[DATA FOR PROCESSING]
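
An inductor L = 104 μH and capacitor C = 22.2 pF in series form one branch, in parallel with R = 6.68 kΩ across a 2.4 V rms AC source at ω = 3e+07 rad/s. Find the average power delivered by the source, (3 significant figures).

862 μW

X_L = ωL = 3120 Ω
X_C = 1/(ωC) = 1500 Ω
Branch 1: Z₁ = R = 6680 Ω
Branch 2 (series LC): Z₂ = j(X_L − X_C) = j1620 Ω
Parallel: Z = Z₁Z₂/(Z₁+Z₂), |Z| = 1570 Ω, ∠Z = 76.4°
I = V/|Z| = 1.53 mA
P = VI cos φ = 2.4 × 0.00153 × cos(76.4°) = 862 μW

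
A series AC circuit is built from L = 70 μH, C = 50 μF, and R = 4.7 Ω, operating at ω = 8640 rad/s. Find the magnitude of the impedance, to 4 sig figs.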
[/DATA FOR PROCESSING]
### WHAT THIS TASK INVOLVES
The response should consist of every record, written out exactly as given.

### SOLUTION TO THIS EXERCISE
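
An inductor L = 104 μH and capacitor C = 22.2 pF in series form one branch, in parallel with R = 6.68 kΩ across a 2.4 V rms AC source at ω = 3e+07 rad/s. Find the average power delivered by the source, (3 significant figures).

862 μW

X_L = ωL = 3120 Ω
X_C = 1/(ωC) = 1500 Ω
Branch 1: Z₁ = R = 6680 Ω
Branch 2 (series LC): Z₂ = j(X_L − X_C) = j1620 Ω
Parallel: Z = Z₁Z₂/(Z₁+Z₂), |Z| = 1570 Ω, ∠Z = 76.4°
I = V/|Z| = 1.53 mA
P = VI cos φ = 2.4 × 0.00153 × cos(76.4°) = 862 μW

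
A series AC circuit is built from L = 70 μH, C = 50 μF, and R = 4.7 Ω, operating at ω = 8640 rad/s. Find the magnitude of the impedance, to 4 sig figs.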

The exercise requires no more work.